- _Task to carry out_: Looking through the listing that follows, count the lines that contain "until" and give only that number.

- _Available data_:
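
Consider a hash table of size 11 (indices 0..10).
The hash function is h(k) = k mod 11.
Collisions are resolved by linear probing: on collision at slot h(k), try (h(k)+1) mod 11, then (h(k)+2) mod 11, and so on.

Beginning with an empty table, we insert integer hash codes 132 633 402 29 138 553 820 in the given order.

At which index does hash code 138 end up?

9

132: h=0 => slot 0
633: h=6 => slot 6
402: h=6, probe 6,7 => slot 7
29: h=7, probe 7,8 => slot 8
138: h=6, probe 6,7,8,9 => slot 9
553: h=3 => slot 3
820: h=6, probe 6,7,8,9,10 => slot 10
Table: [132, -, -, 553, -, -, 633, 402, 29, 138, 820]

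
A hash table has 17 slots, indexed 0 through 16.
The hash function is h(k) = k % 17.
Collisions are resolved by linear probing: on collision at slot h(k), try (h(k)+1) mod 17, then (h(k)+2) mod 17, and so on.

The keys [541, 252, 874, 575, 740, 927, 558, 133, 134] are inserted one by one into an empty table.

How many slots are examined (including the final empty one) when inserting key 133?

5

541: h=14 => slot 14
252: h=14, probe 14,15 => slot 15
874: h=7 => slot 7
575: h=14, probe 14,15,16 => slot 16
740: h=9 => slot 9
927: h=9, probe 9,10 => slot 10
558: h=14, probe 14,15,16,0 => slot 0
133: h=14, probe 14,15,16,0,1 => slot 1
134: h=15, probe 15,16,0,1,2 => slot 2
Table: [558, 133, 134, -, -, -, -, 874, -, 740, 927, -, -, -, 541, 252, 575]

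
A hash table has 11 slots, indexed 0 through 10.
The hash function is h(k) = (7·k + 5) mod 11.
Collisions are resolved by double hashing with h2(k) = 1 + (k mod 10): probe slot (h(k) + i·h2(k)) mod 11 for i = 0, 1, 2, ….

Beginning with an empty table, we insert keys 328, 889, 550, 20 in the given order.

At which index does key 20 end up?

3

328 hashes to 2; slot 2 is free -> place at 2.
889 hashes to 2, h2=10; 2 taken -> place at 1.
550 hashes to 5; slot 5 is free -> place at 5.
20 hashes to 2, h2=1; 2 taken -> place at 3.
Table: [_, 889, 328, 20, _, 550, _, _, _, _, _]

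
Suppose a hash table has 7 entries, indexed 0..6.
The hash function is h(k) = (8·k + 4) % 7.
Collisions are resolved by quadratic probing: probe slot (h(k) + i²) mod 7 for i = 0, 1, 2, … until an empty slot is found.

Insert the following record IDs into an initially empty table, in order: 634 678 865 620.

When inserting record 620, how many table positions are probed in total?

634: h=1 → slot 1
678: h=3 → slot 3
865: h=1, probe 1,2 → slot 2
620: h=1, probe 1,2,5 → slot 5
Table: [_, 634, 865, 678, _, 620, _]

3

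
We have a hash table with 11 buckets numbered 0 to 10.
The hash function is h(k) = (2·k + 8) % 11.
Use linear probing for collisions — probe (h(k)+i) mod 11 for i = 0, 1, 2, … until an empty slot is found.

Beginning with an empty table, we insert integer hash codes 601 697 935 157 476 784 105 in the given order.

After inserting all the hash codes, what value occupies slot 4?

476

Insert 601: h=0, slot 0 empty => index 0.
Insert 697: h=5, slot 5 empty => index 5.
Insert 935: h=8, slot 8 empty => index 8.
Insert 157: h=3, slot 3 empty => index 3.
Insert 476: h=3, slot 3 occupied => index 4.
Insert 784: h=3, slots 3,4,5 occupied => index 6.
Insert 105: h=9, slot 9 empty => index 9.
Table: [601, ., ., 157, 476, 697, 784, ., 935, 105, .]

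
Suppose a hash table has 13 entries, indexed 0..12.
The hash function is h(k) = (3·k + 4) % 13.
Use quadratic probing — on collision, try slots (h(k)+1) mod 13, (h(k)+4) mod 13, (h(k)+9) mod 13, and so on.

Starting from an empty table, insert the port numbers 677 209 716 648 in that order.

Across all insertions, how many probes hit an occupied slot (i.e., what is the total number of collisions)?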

- _Response area_: 2